## EXERCISE AIM
Your answer should be the number of lines in the listing that hold the string "below", with no other words.

┌─ DATASET RECORDS

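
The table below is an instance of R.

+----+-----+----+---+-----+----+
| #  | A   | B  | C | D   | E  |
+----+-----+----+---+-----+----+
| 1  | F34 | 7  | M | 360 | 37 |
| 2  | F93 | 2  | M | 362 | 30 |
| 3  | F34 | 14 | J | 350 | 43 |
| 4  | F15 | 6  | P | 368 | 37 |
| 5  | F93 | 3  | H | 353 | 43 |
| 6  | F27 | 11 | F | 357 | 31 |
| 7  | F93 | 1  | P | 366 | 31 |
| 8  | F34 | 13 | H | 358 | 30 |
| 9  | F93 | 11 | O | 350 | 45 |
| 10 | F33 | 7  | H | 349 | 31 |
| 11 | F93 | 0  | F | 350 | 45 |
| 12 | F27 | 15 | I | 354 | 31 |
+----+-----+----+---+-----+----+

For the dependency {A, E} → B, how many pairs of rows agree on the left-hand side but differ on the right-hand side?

(A=F27, E=31): violating pairs (6,12) — 1 pair.
(A=F93, E=45): violating pairs (9,11) — 1 pair.

2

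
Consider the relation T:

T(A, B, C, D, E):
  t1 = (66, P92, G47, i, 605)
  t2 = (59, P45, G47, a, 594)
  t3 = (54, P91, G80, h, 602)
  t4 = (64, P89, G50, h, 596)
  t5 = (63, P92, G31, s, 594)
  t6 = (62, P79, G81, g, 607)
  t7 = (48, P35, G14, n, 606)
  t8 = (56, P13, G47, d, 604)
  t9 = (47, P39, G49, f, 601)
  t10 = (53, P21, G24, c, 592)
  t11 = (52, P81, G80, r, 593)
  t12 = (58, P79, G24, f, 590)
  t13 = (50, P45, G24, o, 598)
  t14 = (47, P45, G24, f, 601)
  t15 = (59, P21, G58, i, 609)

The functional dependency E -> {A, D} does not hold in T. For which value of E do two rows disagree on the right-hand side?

594

E=605: row 1 → {A,D} = (66, i) ✓
E=594: rows 2, 5 → {A,D} takes values {(59, a), (63, s)} — violation
E=602: row 3 → {A,D} = (54, h) ✓
E=596: row 4 → {A,D} = (64, h) ✓
E=607: row 6 → {A,D} = (62, g) ✓
E=606: row 7 → {A,D} = (48, n) ✓
E=604: row 8 → {A,D} = (56, d) ✓
E=601: rows 9, 14 → {A,D} = (47, f), (47, f) ✓
E=592: row 10 → {A,D} = (53, c) ✓
E=593: row 11 → {A,D} = (52, r) ✓
E=590: row 12 → {A,D} = (58, f) ✓
E=598: row 13 → {A,D} = (50, o) ✓
E=609: row 15 → {A,D} = (59, i) ✓
The only E value with inconsistent RHS is E=594.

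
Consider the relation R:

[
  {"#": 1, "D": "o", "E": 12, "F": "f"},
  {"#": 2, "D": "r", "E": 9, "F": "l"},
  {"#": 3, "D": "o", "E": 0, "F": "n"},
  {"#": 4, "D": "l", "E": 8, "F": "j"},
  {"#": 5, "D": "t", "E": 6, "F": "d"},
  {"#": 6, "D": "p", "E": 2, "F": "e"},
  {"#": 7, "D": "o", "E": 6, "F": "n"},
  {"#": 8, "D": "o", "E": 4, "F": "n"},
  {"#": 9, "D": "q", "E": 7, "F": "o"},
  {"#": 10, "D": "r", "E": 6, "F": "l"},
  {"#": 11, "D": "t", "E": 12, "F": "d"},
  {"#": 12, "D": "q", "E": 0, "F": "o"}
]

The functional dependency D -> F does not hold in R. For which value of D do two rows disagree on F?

o

D=o: rows 1, 3, 7, 8 → F takes values {f, n} — violation
D=r: rows 2, 10 → F = l, l ✓
D=l: row 4 → F = j ✓
D=t: rows 5, 11 → F = d, d ✓
D=p: row 6 → F = e ✓
D=q: rows 9, 12 → F = o, o ✓
The only D value with inconsistent F is D=o.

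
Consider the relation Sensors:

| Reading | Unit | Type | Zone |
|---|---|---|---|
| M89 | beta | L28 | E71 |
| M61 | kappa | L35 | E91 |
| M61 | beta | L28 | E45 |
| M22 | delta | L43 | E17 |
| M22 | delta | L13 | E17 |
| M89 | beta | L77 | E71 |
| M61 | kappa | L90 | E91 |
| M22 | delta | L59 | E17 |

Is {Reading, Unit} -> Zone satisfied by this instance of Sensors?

(Reading=M89, Unit=beta): 2 rows → Zone = E71, E71 ✓
(Reading=M61, Unit=kappa): 2 rows → Zone = E91, E91 ✓
(Reading=M61, Unit=beta): 1 row → Zone = E45 ✓
(Reading=M22, Unit=delta): 3 rows → Zone = E17, E17, E17 ✓
Every {Reading, Unit} value is associated with a single Zone value, so {Reading, Unit} -> Zone holds.

Yes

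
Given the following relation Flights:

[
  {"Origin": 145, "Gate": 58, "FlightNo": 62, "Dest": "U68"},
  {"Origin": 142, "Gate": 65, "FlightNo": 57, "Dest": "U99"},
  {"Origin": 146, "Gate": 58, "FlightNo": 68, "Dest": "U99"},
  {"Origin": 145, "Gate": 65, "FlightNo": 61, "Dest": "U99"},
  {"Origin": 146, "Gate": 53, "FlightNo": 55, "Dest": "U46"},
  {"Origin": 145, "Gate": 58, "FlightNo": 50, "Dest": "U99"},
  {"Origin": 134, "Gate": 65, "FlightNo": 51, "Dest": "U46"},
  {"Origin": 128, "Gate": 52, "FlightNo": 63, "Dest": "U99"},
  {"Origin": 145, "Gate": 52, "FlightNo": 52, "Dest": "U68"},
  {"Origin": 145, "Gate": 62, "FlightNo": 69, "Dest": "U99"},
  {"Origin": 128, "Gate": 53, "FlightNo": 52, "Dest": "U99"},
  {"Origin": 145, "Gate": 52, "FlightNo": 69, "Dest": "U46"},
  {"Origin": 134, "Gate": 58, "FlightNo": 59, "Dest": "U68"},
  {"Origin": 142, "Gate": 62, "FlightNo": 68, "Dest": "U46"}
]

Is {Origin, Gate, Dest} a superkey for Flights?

Yes

All 14 rows have distinct {Origin, Gate, Dest} values, so {Origin, Gate, Dest} → (all attributes) holds and {Origin, Gate, Dest} is a superkey.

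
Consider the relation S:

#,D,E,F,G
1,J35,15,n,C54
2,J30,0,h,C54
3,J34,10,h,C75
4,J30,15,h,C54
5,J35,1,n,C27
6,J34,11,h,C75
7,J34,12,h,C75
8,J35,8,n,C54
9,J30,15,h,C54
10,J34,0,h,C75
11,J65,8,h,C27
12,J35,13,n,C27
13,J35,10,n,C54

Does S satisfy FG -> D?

(F=n, G=C54): rows 1, 8, 13 → D = J35, J35, J35 ✓
(F=h, G=C54): rows 2, 4, 9 → D = J30, J30, J30 ✓
(F=h, G=C75): rows 3, 6, 7, 10 → D = J34, J34, J34, J34 ✓
(F=n, G=C27): rows 5, 12 → D = J35, J35 ✓
(F=h, G=C27): row 11 → D = J65 ✓
Every FG value is associated with a single D value, so FG -> D holds.

Yes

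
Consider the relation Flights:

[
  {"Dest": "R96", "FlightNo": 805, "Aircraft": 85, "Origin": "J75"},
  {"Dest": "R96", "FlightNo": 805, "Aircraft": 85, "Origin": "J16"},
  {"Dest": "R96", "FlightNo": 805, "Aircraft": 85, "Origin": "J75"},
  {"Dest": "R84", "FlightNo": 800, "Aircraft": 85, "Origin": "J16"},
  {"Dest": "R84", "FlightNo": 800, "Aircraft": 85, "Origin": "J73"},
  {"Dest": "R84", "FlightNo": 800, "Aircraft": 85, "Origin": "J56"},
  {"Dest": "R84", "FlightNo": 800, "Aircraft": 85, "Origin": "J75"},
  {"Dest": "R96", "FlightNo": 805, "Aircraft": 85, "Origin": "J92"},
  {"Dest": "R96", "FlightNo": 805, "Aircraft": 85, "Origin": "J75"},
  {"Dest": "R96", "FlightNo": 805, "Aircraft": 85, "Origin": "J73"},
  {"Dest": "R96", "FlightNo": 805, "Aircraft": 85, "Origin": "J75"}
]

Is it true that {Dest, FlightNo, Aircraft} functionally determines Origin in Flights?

(Dest=R96, FlightNo=805, Aircraft=85): 7 rows → Origin takes values {J75, J16, J92, J73} — violation
(Dest=R84, FlightNo=800, Aircraft=85): 4 rows → Origin takes values {J16, J73, J56, J75} — violation
Two rows agree on {Dest, FlightNo, Aircraft} but differ on Origin, so {Dest, FlightNo, Aircraft} → Origin does not hold.

No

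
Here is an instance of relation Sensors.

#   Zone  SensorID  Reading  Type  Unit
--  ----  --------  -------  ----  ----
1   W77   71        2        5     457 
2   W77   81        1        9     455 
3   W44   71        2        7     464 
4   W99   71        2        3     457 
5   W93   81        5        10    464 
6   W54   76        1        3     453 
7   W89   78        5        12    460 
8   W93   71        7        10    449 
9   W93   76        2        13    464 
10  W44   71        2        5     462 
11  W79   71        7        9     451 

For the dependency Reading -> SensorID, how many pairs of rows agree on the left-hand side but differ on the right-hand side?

6

Reading=2: violating pairs (1,9), (3,9), (4,9), (9,10) — 4 pairs.
Reading=1: violating pairs (2,6) — 1 pair.
Reading=5: violating pairs (5,7) — 1 pair.
Reading=7: all 2 rows agree on SensorID — 0 pairs.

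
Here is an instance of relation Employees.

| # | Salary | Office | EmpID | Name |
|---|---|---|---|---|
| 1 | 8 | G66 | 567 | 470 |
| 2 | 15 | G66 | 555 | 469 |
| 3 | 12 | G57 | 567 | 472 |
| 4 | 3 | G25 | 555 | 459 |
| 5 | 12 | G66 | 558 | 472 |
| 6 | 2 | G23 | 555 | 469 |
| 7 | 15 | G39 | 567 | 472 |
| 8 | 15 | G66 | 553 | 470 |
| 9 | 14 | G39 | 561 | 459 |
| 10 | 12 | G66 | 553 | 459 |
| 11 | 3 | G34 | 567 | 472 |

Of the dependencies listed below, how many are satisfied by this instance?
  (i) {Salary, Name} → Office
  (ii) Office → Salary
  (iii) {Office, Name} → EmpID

(i) {Salary, Name} → Office: (Salary=12, Name=472): rows 3, 5 → Office takes values {G57, G66} — violation — fails.
(ii) Office → Salary: Office=G66: rows 1, 2, 5, 8, 10 → Salary takes values {8, 15, 12} — violation; Office=G39: rows 7, 9 → Salary takes values {15, 14} — violation — fails.
(iii) {Office, Name} → EmpID: (Office=G66, Name=470): rows 1, 8 → EmpID takes values {567, 553} — violation — fails.
None of the 3 dependencies hold.

0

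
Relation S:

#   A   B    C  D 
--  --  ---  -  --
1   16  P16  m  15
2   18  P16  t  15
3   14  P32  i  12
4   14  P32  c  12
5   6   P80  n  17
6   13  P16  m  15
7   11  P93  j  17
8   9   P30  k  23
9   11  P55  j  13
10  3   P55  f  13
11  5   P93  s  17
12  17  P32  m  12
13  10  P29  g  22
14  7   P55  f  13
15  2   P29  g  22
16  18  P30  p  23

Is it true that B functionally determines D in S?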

└─

## RESPONSE TO THE EXERCISE
2